__WHAT YOU NEED TO DO__
Please retype every entry, keeping each one exactly as written.

__RECORDS TO USE__
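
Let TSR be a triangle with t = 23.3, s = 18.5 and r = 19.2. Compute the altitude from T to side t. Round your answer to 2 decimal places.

14.81

Semiperimeter p = (23.3 + 18.5 + 19.2)/2 = 30.5.
Heron's formula: area = √(30.5·7.2·12·11.3) ≈ 172.56.
The altitude from T has length 2·area/t ≈ 14.812.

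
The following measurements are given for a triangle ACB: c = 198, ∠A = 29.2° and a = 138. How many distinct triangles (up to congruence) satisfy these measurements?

c·sin A = 198·sin(29.2°) ≈ 96.6.
Since c sin A < a < c (96.6 < 138 < 198), two triangles exist.

2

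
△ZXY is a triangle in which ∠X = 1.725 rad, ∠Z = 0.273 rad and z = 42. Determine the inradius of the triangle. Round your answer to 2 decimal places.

r ≈ 17.42

The third angle is ∠Y = π − ∠Z − ∠X = 1.144 rad.
Law of sines: x = z·sin X/sin Z ≈ 153.93.
Law of sines: y = z·sin Y/sin Z ≈ 141.77.
Area = ½·z·x·sin Y ≈ 2941.9.
Semiperimeter s = (42+153.93+141.77)/2 = 168.85.
Inradius = area/s = 2941.9/168.85 ≈ 17.423.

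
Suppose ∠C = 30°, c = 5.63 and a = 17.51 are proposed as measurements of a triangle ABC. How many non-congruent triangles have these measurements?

0

a·sin C = 17.51·sin(30°) ≈ 8.755.
Since c = 5.63 < 8.755 = a sin C, no triangle exists.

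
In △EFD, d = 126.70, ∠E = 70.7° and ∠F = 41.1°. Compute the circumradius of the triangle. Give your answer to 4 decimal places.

R ≈ 68.2294

The third angle is ∠D = 180° − ∠E − ∠F = 68.20°.
Law of sines: e = d·sin E/sin D ≈ 128.79.
Law of sines: f = d·sin F/sin D ≈ 89.705.
Circumradius = d/(2 sin D) ≈ 68.229.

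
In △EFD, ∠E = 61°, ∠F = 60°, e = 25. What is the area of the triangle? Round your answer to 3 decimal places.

The third angle is ∠D = 180° − ∠E − ∠F = 59.00°.
Law of sines: f = e·sin F/sin E ≈ 24.754.
Law of sines: d = e·sin D/sin E ≈ 24.501.
Area = ½·e·f·sin D ≈ 265.23.

area ≈ 265.233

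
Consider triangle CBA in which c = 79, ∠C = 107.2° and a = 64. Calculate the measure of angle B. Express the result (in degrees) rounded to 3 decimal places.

22.095

Law of sines: sin A = a·sin C/c ≈ 0.77390.
Since c ≥ a, only the acute value applies: ∠A ≈ 50.71°.
Then ∠B = 180° − ∠C − ∠A ≈ 22.09°.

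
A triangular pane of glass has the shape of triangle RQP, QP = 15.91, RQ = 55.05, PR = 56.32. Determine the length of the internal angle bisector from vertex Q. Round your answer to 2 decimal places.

By the law of cosines, cos Q = (RQ² + QP² − PR²) / (2·RQ·QP) ≈ 0.06376, so ∠Q ≈ 1.507 rad.
The bisector from Q has length 2·RQ·QP·cos(∠Q/2)/(RQ+QP) ≈ 18.003.

18.00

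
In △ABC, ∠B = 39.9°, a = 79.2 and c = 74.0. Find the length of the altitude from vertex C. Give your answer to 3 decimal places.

50.803

By the law of cosines, b² = c² + a² − 2·c·a·cos B = 2756.2, so b ≈ 52.5.
Area = ½·c·a·sin B ≈ 1879.7.
The altitude from C has length 2·area/c ≈ 50.803.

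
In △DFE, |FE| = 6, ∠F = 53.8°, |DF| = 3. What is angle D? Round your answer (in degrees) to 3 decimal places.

∠D ≈ 96.406°

By the law of cosines, |ED|² = |DF|² + |FE|² − 2·|DF|·|FE|·cos F = 23.738, so |ED| ≈ 4.8722.
Law of cosines again: cos D = (|ED|² + |DF|² − |FE|²)/(2·|ED|·|DF|) ≈ -0.11158, so ∠D ≈ 96.41°.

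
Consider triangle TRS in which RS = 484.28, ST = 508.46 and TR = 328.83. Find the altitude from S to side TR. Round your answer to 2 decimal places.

h_S ≈ 467.08

Semiperimeter s = (484.28 + 508.46 + 328.83)/2 = 660.78.
Heron's formula: area = √(660.78·176.5·152.32·331.95) ≈ 76795.
The altitude from S has length 2·area/TR ≈ 467.08.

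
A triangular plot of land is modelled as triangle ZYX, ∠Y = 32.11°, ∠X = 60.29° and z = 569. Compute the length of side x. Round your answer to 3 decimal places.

494.636

The third angle is ∠Z = 180° − ∠Y − ∠X = 87.60°.
Law of sines: x = z·sin X/sin Z ≈ 494.64.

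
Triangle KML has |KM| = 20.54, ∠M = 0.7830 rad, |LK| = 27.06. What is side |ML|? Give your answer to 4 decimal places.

Law of sines: sin L = |KM|·sin M/|LK| ≈ 0.53544.
Since |LK| ≥ |KM|, only the acute value applies: ∠L ≈ 0.5650 rad.
Then ∠K = π − ∠M − ∠L ≈ 1.7936 rad.
Law of sines gives |ML| = |LK|·sin K/sin M ≈ 37.413.

37.4129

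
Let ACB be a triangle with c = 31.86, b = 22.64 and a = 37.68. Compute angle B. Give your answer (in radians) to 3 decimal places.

∠B ≈ 0.642 rad

By the law of cosines, cos B = (a² + c² − b²) / (2·a·c) ≈ 0.80062, so ∠B ≈ 0.642 rad.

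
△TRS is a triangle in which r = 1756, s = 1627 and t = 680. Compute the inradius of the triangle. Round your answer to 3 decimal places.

Semiperimeter p = (680 + 1756 + 1627)/2 = 2031.5.
Heron's formula: area = √(2031.5·1351.5·275.5·404.5) ≈ 5.5314e+05.
Inradius = area/p = 5.5314e+05/2031.5 ≈ 272.28.

272.282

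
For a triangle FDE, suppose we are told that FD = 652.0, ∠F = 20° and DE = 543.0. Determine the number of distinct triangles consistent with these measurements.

FD·sin F = 652.0·sin(20°) ≈ 223.
Since FD sin F < DE < FD (223 < 543.0 < 652.0), two triangles exist.

2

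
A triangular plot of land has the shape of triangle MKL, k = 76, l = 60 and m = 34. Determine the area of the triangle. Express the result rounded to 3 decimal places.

Semiperimeter s = (34 + 76 + 60)/2 = 85.
Heron's formula: area = √(85·51·9·25) ≈ 987.61.

area ≈ 987.611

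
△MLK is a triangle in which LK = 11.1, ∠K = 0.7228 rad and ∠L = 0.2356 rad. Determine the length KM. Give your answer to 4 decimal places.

The third angle is ∠M = π − ∠L − ∠K = 2.1832 rad.
Law of sines: KM = LK·sin L/sin M ≈ 3.1665.

3.1665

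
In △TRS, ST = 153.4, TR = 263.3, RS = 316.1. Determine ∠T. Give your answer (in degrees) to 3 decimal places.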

__WRITTEN REPLY__
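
Let TSR be a triangle with t = 23.3, s = 18.5 and r = 19.2. Compute the altitude from T to side t. Round your answer to 2 decimal places.

14.81

Semiperimeter p = (23.3 + 18.5 + 19.2)/2 = 30.5.
Heron's formula: area = √(30.5·7.2·12·11.3) ≈ 172.56.
The altitude from T has length 2·area/t ≈ 14.812.

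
The following measurements are given for a triangle ACB: c = 198, ∠A = 29.2° and a = 138. How many distinct triangles (up to congruence) satisfy these measurements?

c·sin A = 198·sin(29.2°) ≈ 96.6.
Since c sin A < a < c (96.6 < 138 < 198), two triangles exist.

2

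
△ZXY is a triangle in which ∠X = 1.725 rad, ∠Z = 0.273 rad and z = 42. Determine the inradius of the triangle. Round your answer to 2 decimal places.

r ≈ 17.42

The third angle is ∠Y = π − ∠Z − ∠X = 1.144 rad.
Law of sines: x = z·sin X/sin Z ≈ 153.93.
Law of sines: y = z·sin Y/sin Z ≈ 141.77.
Area = ½·z·x·sin Y ≈ 2941.9.
Semiperimeter s = (42+153.93+141.77)/2 = 168.85.
Inradius = area/s = 2941.9/168.85 ≈ 17.423.

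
Suppose ∠C = 30°, c = 5.63 and a = 17.51 are proposed as measurements of a triangle ABC. How many non-congruent triangles have these measurements?

0

a·sin C = 17.51·sin(30°) ≈ 8.755.
Since c = 5.63 < 8.755 = a sin C, no triangle exists.

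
In △EFD, d = 126.70, ∠E = 70.7° and ∠F = 41.1°. Compute the circumradius of the triangle. Give your answer to 4 decimal places.

R ≈ 68.2294

The third angle is ∠D = 180° − ∠E − ∠F = 68.20°.
Law of sines: e = d·sin E/sin D ≈ 128.79.
Law of sines: f = d·sin F/sin D ≈ 89.705.
Circumradius = d/(2 sin D) ≈ 68.229.

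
In △EFD, ∠E = 61°, ∠F = 60°, e = 25. What is the area of the triangle? Round your answer to 3 decimal places.

The third angle is ∠D = 180° − ∠E − ∠F = 59.00°.
Law of sines: f = e·sin F/sin E ≈ 24.754.
Law of sines: d = e·sin D/sin E ≈ 24.501.
Area = ½·e·f·sin D ≈ 265.23.

area ≈ 265.233

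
Consider triangle CBA in which c = 79, ∠C = 107.2° and a = 64. Calculate the measure of angle B. Express the result (in degrees) rounded to 3 decimal places.

22.095

Law of sines: sin A = a·sin C/c ≈ 0.77390.
Since c ≥ a, only the acute value applies: ∠A ≈ 50.71°.
Then ∠B = 180° − ∠C − ∠A ≈ 22.09°.

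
A triangular pane of glass has the shape of triangle RQP, QP = 15.91, RQ = 55.05, PR = 56.32. Determine the length of the internal angle bisector from vertex Q. Round your answer to 2 decimal places.

By the law of cosines, cos Q = (RQ² + QP² − PR²) / (2·RQ·QP) ≈ 0.06376, so ∠Q ≈ 1.507 rad.
The bisector from Q has length 2·RQ·QP·cos(∠Q/2)/(RQ+QP) ≈ 18.003.

18.00

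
In △ABC, ∠B = 39.9°, a = 79.2 and c = 74.0. Find the length of the altitude from vertex C. Give your answer to 3 decimal places.

50.803

By the law of cosines, b² = c² + a² − 2·c·a·cos B = 2756.2, so b ≈ 52.5.
Area = ½·c·a·sin B ≈ 1879.7.
The altitude from C has length 2·area/c ≈ 50.803.

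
In △DFE, |FE| = 6, ∠F = 53.8°, |DF| = 3. What is angle D? Round your answer (in degrees) to 3 decimal places.

∠D ≈ 96.406°

By the law of cosines, |ED|² = |DF|² + |FE|² − 2·|DF|·|FE|·cos F = 23.738, so |ED| ≈ 4.8722.
Law of cosines again: cos D = (|ED|² + |DF|² − |FE|²)/(2·|ED|·|DF|) ≈ -0.11158, so ∠D ≈ 96.41°.

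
Consider triangle TRS in which RS = 484.28, ST = 508.46 and TR = 328.83. Find the altitude from S to side TR. Round your answer to 2 decimal places.

h_S ≈ 467.08

Semiperimeter s = (484.28 + 508.46 + 328.83)/2 = 660.78.
Heron's formula: area = √(660.78·176.5·152.32·331.95) ≈ 76795.
The altitude from S has length 2·area/TR ≈ 467.08.

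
A triangular plot of land is modelled as triangle ZYX, ∠Y = 32.11°, ∠X = 60.29° and z = 569. Compute the length of side x. Round your answer to 3 decimal places.

494.636

The third angle is ∠Z = 180° − ∠Y − ∠X = 87.60°.
Law of sines: x = z·sin X/sin Z ≈ 494.64.

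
Triangle KML has |KM| = 20.54, ∠M = 0.7830 rad, |LK| = 27.06. What is side |ML|? Give your answer to 4 decimal places.

Law of sines: sin L = |KM|·sin M/|LK| ≈ 0.53544.
Since |LK| ≥ |KM|, only the acute value applies: ∠L ≈ 0.5650 rad.
Then ∠K = π − ∠M − ∠L ≈ 1.7936 rad.
Law of sines gives |ML| = |LK|·sin K/sin M ≈ 37.413.

37.4129

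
Let ACB be a triangle with c = 31.86, b = 22.64 and a = 37.68. Compute angle B. Give your answer (in radians) to 3 decimal places.

∠B ≈ 0.642 rad

By the law of cosines, cos B = (a² + c² − b²) / (2·a·c) ≈ 0.80062, so ∠B ≈ 0.642 rad.

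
△TRS is a triangle in which r = 1756, s = 1627 and t = 680. Compute the inradius of the triangle. Round your answer to 3 decimal places.

Semiperimeter p = (680 + 1756 + 1627)/2 = 2031.5.
Heron's formula: area = √(2031.5·1351.5·275.5·404.5) ≈ 5.5314e+05.
Inradius = area/p = 5.5314e+05/2031.5 ≈ 272.28.

272.282

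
For a triangle FDE, suppose we are told that FD = 652.0, ∠F = 20° and DE = 543.0. Determine the number of distinct triangles consistent with these measurements.

FD·sin F = 652.0·sin(20°) ≈ 223.
Since FD sin F < DE < FD (223 < 543.0 < 652.0), two triangles exist.

2

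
A triangular plot of land has the shape of triangle MKL, k = 76, l = 60 and m = 34. Determine the area of the triangle. Express the result rounded to 3 decimal places.

Semiperimeter s = (34 + 76 + 60)/2 = 85.
Heron's formula: area = √(85·51·9·25) ≈ 987.61.

area ≈ 987.611

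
△MLK is a triangle in which LK = 11.1, ∠K = 0.7228 rad and ∠L = 0.2356 rad. Determine the length KM. Give your answer to 4 decimal places.

The third angle is ∠M = π − ∠L − ∠K = 2.1832 rad.
Law of sines: KM = LK·sin L/sin M ≈ 3.1665.

3.1665

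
In △TRS, ST = 153.4, TR = 263.3, RS = 316.1. Determine ∠T. Give your answer (in degrees) to 3 decimal places.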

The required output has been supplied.